Go through the entries and tally the lines containing the word "Swan". Only the total is wanted.

(Stored dataset items)
__________________________________________________

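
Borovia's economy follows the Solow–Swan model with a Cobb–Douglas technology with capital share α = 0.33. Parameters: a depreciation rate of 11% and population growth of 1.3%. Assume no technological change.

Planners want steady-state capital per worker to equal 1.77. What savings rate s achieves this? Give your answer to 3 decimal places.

In steady state, investment equals break-even investment: s·k^α = (n + δ)·k.
So s / (n + δ) = (k*)^(1−α) = 1.77^0.67 = 1.4660.
Therefore s = 1.4660 × (n + δ) = 1.4660 × 0.123 = 0.1803.

s ≈ 0.180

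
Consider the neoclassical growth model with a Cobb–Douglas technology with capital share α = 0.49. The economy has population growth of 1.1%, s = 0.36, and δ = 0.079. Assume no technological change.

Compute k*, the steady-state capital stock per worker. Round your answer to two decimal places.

At the steady state, Δk = 0, so s·k^α = (n + δ)·k.
Dividing both sides by k: k^(1−α) = s / (n + δ).
k^0.51 = 0.36 / (0.011 + 0.079) = 0.36 / 0.090 = 4.0000
k* = 4.0000^(1/0.51) ≈ 15.1534

k* ≈ 15.15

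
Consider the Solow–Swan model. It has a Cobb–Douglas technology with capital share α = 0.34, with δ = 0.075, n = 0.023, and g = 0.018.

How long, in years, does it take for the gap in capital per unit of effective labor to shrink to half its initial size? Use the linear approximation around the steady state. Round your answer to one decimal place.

about 9.1 years

Near the steady state the convergence rate is λ = (1 − α)(n + g + δ).
λ = (1 − 0.34) × 0.116 = 0.66 × 0.116 = 0.07656
Half-life = ln 2 / λ = 0.6931 / 0.07656 ≈ 9.05 years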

__________________________________________________

| Reply |
2